▶ **Problem requirements**:
From the entries that follow, gather each line holding the word "price".

▶ **Data section**:

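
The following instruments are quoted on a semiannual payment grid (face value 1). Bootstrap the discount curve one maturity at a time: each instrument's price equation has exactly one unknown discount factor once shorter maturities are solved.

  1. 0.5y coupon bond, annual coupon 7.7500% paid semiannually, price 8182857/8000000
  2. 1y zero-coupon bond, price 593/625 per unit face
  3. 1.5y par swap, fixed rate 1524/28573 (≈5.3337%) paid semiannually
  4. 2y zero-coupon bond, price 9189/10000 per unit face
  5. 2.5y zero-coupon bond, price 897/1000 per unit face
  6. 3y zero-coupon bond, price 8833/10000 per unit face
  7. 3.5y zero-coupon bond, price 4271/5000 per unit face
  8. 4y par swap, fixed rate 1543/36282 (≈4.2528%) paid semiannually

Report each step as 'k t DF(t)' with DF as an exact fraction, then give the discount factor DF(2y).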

▶ **Completed task**:
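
The following instruments are quoted on a semiannual payment grid (face value 1). Bootstrap the discount curve one maturity at a time: each instrument's price equation has exactly one unknown discount factor once shorter maturities are solved.
  1. 0.5y coupon bond, annual coupon 7.7500% paid semiannually, price 8182857/8000000
  2. 1y zero-coupon bond, price 593/625 per unit face
  4. 2y zero-coupon bond, price 9189/10000 per unit face
  5. 2.5y zero-coupon bond, price 897/1000 per unit face
  6. 3y zero-coupon bond, price 8833/10000 per unit face
  7. 3.5y zero-coupon bond, price 4271/5000 per unit face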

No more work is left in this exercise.